WHAT YOU ARE ASKED TO DO: Lines from the top of the listing down to the one with "age (x)=5: nx=35, fecundity=2", inclusive, are to be copied exactly.

DATA FOR THIS EXERCISE:
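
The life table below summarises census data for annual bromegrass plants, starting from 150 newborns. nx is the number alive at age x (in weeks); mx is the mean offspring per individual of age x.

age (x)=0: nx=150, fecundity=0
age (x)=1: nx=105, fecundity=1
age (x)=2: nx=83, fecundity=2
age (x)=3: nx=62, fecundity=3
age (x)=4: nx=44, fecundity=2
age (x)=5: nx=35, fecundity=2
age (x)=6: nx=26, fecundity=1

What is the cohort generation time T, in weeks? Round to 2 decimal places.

lx = nx/n0 = nx/150: 1, 0.7, 0.55333…, 0.41333…, 0.29333…, 0.23333…, 0.17333…
lx·mx: 0, 0.7, 1.106667…, 1.24…, 0.586667…, 0.466667…, 0.173333… → R0 = 4.273333…
x·lx·mx: 0, 0.7, 2.213333…, 3.72…, 2.346667…, 2.333333…, 1.04… → Σ = 12.353333…
T = 12.353333… / 4.273333… = 2.890796… → 2.89

2.89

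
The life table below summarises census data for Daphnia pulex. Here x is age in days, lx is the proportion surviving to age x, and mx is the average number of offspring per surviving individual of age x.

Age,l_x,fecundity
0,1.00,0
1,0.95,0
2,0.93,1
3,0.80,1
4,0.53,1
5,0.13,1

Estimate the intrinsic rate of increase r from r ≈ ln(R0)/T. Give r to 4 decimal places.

R0 = Σ lx·mx = 0 + 0 + 0.93 + 0.8 + 0.53 + 0.13 = 2.39
Σ x·lx·mx = 7.03; T = 7.03/2.39 = 2.94142…
r ≈ ln(R0)/T = ln(2.39)/2.94142… = 0.296215… → 0.2962

0.2962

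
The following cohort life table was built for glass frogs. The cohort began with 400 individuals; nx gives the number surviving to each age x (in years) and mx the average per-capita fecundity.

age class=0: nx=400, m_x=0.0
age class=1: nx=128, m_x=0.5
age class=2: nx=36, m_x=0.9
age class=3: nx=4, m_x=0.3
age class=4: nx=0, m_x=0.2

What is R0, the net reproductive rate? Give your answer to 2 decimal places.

0.24

lx = nx/n0 = nx/400: 1, 0.32, 0.09, 0.01, 0
lx·mx by age: 0, 0.16, 0.081, 0.003, 0
R0 = Σ lx·mx = 0.244 → 0.24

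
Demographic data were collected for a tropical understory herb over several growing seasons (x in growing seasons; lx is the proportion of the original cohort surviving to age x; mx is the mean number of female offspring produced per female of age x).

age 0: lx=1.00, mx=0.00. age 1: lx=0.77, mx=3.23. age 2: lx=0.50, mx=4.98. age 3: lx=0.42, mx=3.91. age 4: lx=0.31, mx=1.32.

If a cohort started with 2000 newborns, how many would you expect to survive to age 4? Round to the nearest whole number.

620

Expected survivors = N0 · l_4 = 2000 × 0.31 = 620 → 620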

EXPECTED ANSWER:
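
The life table below summarises census data for annual bromegrass plants, starting from 150 newborns. nx is the number alive at age x (in weeks); mx is the mean offspring per individual of age x.

age (x)=0: nx=150, fecundity=0
age (x)=1: nx=105, fecundity=1
age (x)=2: nx=83, fecundity=2
age (x)=3: nx=62, fecundity=3
age (x)=4: nx=44, fecundity=2
age (x)=5: nx=35, fecundity=2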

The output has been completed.